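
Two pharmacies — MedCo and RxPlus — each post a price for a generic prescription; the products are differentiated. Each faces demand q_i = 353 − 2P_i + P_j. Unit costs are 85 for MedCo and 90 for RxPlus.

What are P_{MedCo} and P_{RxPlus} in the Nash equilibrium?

MedCo's profit: π = (P_{MedCo} − 85)(353 − 2P_{MedCo} + P_{RxPlus}).
∂π/∂P_{MedCo} = 523 − 4P_{MedCo} + P_{RxPlus} = 0 ⇒ P_{MedCo} = 130.75 + 0.25P_{RxPlus}.
Similarly P_{RxPlus} = 133.25 + 0.25P_{MedCo}.
Substituting the second reaction function into the first: P_{MedCo} = 130.75 + 0.25(133.25 + 0.25P_{MedCo}), which gives 0.9375P_{MedCo} = 164.0625 ⇒ P_{MedCo} = 175.
Then P_{RxPlus} = 133.25 + 0.25·175 = 177.

175, 177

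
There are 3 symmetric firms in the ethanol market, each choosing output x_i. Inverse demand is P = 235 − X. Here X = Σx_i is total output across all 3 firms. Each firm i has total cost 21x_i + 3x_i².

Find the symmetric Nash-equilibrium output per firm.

21.4

A representative firm's profit is π_i = x_i(235 − X) − 21x_i − 3x_i², with X = x_i + Σ_{j≠i} x_j.
First-order condition: 214 − 8x_i − Σ_{j≠i} x_j = 0.
Imposing symmetry (x_j = x for all j) turns Σ_{j≠i} x_j into 2x, so 214 = 10x and x = 21.4.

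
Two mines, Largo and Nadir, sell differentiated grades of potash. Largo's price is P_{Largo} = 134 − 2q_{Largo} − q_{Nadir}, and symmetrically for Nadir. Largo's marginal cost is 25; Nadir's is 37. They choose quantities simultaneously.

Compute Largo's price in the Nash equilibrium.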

————————

** What the exercise asks **
Please filter the data down to the lines containing the word "each".

** Exercise result **
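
Two pharmacies — MedCo and RxPlus — each post a price for a generic prescription; the products are differentiated. Each faces demand q_i = 353 − 2P_i + P_j. Unit costs are 85 for MedCo and 90 for RxPlus.
There are 3 symmetric firms in the ethanol market, each choosing output x_i. Inverse demand is P = 235 − X. Here X = Σx_i is total output across all 3 firms. Each firm i has total cost 21x_i + 3x_i².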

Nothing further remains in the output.